**Exercise inputs:**
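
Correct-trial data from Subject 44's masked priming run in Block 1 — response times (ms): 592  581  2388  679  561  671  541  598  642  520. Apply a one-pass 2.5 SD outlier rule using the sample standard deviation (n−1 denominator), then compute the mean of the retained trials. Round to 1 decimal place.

598.3 ms

n = 10, ΣRT = 7773, M = 777.300
Σ(x−M)² = 2907468.10; s = √(2907468.10/9) = 568.377
Cutoffs: 777.300 ± 2.5·568.377 → [-643.6, 2198.2]
Outside: 2388 → excluded.
Retained (n=9): Σ = 5385, mean = 5385/9 = 598.333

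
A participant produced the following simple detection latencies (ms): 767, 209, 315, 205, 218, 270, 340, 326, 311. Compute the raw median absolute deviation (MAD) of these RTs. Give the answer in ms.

41 ms

Sorted: 205, 209, 218, 270, 311, 315, 326, 340, 767 → median = 311
|x − 311|: 456, 102, 4, 106, 93, 41, 29, 15, 0
Sorted deviations: 0, 4, 15, 29, 41, 93, 102, 106, 456 → MAD = 41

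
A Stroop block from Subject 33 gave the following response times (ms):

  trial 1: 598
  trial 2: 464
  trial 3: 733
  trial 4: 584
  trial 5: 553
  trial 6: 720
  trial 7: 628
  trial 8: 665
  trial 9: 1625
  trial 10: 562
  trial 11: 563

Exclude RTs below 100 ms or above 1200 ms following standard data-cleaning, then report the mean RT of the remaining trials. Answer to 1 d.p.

607.0 ms

Excluded: 1625
Retained (n=10): Σ = 6070
Mean = 6070/10 = 607.0000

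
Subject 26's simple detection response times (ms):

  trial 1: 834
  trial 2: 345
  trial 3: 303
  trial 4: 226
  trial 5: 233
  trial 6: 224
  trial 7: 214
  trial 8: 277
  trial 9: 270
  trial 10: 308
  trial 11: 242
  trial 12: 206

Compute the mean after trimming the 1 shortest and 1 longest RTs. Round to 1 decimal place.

Sorted: 206, 214, 224, 226, 233, 242, 270, 277, 303, 308, 345, 834
Drop lowest 1 (206) and highest 1 (834)
Remaining (n=10): Σ = 2642, mean = 2642/10 = 264.200

264.2 ms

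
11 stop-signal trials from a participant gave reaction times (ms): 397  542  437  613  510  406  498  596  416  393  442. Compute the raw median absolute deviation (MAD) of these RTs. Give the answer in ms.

Sorted: 393, 397, 406, 416, 437, 442, 498, 510, 542, 596, 613 → median = 442
|x − 442|: 45, 100, 5, 171, 68, 36, 56, 154, 26, 49, 0
Sorted deviations: 0, 5, 26, 36, 45, 49, 56, 68, 100, 154, 171 → MAD = 49

49 ms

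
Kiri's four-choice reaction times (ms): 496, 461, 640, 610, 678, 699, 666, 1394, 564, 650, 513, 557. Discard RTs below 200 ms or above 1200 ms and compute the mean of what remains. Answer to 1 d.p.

594.0 ms

Excluded: 1394
Retained (n=11): Σ = 6534
Mean = 6534/11 = 594.0000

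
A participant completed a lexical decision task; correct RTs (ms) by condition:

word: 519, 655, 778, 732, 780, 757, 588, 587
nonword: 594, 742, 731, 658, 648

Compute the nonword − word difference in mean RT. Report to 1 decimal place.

0.1 ms

M(word) = 5396/8 = 674.500
M(nonword) = 3373/5 = 674.600
Difference = 674.600 − 674.500 = 0.100 ms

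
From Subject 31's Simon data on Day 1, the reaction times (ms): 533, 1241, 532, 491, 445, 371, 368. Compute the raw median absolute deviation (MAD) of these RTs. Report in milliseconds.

Sorted: 368, 371, 445, 491, 532, 533, 1241 → median = 491
|x − 491|: 42, 750, 41, 0, 46, 120, 123
Sorted deviations: 0, 41, 42, 46, 120, 123, 750 → MAD = 46

46 ms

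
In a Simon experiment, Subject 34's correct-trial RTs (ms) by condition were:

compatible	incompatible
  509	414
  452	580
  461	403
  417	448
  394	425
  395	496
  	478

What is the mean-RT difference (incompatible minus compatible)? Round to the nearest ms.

M(compatible) = 2628/6 = 438.000
M(incompatible) = 3244/7 = 463.429
Difference = 463.429 − 438.000 = 25.429 ms

25 ms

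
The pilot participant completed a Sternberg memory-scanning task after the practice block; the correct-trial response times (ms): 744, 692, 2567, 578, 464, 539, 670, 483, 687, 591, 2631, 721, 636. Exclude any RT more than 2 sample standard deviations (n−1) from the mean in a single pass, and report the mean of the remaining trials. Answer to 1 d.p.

n = 13, ΣRT = 12003, M = 923.308
Σ(x−M)² = 6729264.77; s = √(6729264.77/12) = 748.847
Cutoffs: 923.308 ± 2·748.847 → [-574.4, 2421.0]
Outside: 2567, 2631 → excluded.
Retained (n=11): Σ = 6805, mean = 6805/11 = 618.636

618.6 ms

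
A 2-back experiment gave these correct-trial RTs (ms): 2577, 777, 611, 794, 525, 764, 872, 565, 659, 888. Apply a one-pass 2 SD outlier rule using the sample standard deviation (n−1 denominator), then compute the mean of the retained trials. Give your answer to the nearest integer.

n = 10, ΣRT = 9032, M = 903.200
Σ(x−M)² = 3252467.60; s = √(3252467.60/9) = 601.153
Cutoffs: 903.200 ± 2·601.153 → [-299.1, 2105.5]
Outside: 2577 → excluded.
Retained (n=9): Σ = 6455, mean = 6455/9 = 717.222

717 ms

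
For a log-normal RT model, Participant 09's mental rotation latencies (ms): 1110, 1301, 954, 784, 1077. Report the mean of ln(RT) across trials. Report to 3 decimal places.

6.938

ln(RT): 7.0121, 7.1709, 6.8607, 6.6644, 6.9819
Σ ln(RT) = 34.6900
Mean = 34.6900/5 = 6.93800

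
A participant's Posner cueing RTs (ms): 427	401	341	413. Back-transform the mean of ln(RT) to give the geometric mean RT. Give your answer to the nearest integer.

394 ms

ln(RT): 6.0568, 5.9940, 5.8319, 6.0234
Mean ln(RT) = 23.9061/4 = 5.97652
Geometric mean = exp(5.97652) = 394.07 ms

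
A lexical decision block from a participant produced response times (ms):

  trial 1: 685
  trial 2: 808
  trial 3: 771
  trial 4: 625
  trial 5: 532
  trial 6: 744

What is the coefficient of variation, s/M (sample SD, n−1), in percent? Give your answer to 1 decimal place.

14.8%

n = 6, Σ = 4165, M = 694.1667
Σ(x−M)² = 52510.833; s = √(52510.833/5) = 102.4801
CV = 102.4801 / 694.1667 = 0.14763 = 14.763%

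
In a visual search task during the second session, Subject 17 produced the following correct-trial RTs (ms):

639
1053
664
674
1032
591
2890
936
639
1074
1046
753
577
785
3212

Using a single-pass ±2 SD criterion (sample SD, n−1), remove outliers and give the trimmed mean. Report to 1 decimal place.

804.8 ms

n = 15, ΣRT = 16565, M = 1104.333
Σ(x−M)² = 9250541.33; s = √(9250541.33/14) = 812.867
Cutoffs: 1104.333 ± 2·812.867 → [-521.4, 2730.1]
Outside: 2890, 3212 → excluded.
Retained (n=13): Σ = 10463, mean = 10463/13 = 804.846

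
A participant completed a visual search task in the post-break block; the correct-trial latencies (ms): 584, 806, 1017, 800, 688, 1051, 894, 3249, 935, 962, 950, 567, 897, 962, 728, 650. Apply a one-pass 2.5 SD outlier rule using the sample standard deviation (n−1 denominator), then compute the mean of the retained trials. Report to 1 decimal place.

n = 16, ΣRT = 15740, M = 983.750
Σ(x−M)² = 5820133.00; s = √(5820133.00/15) = 622.904
Cutoffs: 983.750 ± 2.5·622.904 → [-573.5, 2541.0]
Outside: 3249 → excluded.
Retained (n=15): Σ = 12491, mean = 12491/15 = 832.733

832.7 ms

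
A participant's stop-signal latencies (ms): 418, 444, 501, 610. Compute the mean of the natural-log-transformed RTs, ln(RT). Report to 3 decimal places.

6.190

ln(RT): 6.0355, 6.0958, 6.2166, 6.4135
Σ ln(RT) = 24.7614
Mean = 24.7614/4 = 6.19034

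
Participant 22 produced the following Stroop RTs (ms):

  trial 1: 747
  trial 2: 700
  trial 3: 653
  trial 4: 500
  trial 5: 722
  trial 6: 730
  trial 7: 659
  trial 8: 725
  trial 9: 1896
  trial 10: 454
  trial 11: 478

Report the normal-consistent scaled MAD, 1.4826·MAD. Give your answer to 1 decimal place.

69.7 ms

Sorted: 454, 478, 500, 653, 659, 700, 722, 725, 730, 747, 1896 → median = 700
|x − 700| sorted: 0, 22, 25, 30, 41, 47, 47, 200, 222, 246, 1196 → MAD = 47
Robust SD ≈ 1.4826 × 47 = 69.682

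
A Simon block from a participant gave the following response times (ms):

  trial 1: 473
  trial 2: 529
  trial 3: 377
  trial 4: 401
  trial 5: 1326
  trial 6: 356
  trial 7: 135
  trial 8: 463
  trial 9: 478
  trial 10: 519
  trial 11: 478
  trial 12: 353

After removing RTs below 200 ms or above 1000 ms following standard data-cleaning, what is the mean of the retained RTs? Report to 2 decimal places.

442.70 ms

Excluded: 135, 1326
Retained (n=10): Σ = 4427
Mean = 4427/10 = 442.7000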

**Aim of the exercise:**
Would you print, exactly as written, every line above from the one holding "trial 7: 659" through the one holding "trial 4: 401", with both included and no other lines?

**Answer space:**
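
  trial 7: 659
  trial 8: 725
  trial 9: 1896
  trial 10: 454
  trial 11: 478

Report the normal-consistent scaled MAD, 1.4826·MAD. Give your answer to 1 decimal place.

69.7 ms

Sorted: 454, 478, 500, 653, 659, 700, 722, 725, 730, 747, 1896 → median = 700
|x − 700| sorted: 0, 22, 25, 30, 41, 47, 47, 200, 222, 246, 1196 → MAD = 47
Robust SD ≈ 1.4826 × 47 = 69.682

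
A Simon block from a participant gave the following response times (ms):

  trial 1: 473
  trial 2: 529
  trial 3: 377
  trial 4: 401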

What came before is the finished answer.